▶ _Provided data_
- - -
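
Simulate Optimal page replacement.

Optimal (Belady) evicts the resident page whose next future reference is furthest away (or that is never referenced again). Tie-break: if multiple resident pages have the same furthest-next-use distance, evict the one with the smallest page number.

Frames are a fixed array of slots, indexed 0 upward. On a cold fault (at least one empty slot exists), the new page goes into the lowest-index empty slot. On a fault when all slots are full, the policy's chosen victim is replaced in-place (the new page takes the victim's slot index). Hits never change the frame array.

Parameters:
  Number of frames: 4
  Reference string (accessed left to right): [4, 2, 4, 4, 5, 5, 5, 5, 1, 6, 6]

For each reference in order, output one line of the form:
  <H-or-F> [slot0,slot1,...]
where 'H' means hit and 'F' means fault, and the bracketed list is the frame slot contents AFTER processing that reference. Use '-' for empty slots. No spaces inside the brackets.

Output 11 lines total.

F [4,-,-,-]
F [4,2,-,-]
H [4,2,-,-]
H [4,2,-,-]
F [4,2,5,-]
H [4,2,5,-]
H [4,2,5,-]
H [4,2,5,-]
F [4,2,5,1]
F [4,2,5,6]
H [4,2,5,6]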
- - -
▶ _Work instruction_
Nothing but the lines from the top of the records down to the line with "where 'H' means" belongs in the answer; repeat them exactly.

▶ _Solution for this exercise_
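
Simulate Optimal page replacement.

Optimal (Belady) evicts the resident page whose next future reference is furthest away (or that is never referenced again). Tie-break: if multiple resident pages have the same furthest-next-use distance, evict the one with the smallest page number.

Frames are a fixed array of slots, indexed 0 upward. On a cold fault (at least one empty slot exists), the new page goes into the lowest-index empty slot. On a fault when all slots are full, the policy's chosen victim is replaced in-place (the new page takes the victim's slot index). Hits never change the frame array.

Parameters:
  Number of frames: 4
  Reference string (accessed left to right): [4, 2, 4, 4, 5, 5, 5, 5, 1, 6, 6]

For each reference in order, output one line of the form:
  <H-or-F> [slot0,slot1,...]
where 'H' means hit and 'F' means fault, and the bracketed list is the frame slot contents AFTER processing that reference. Use '-' for empty slots. No spaces inside the brackets.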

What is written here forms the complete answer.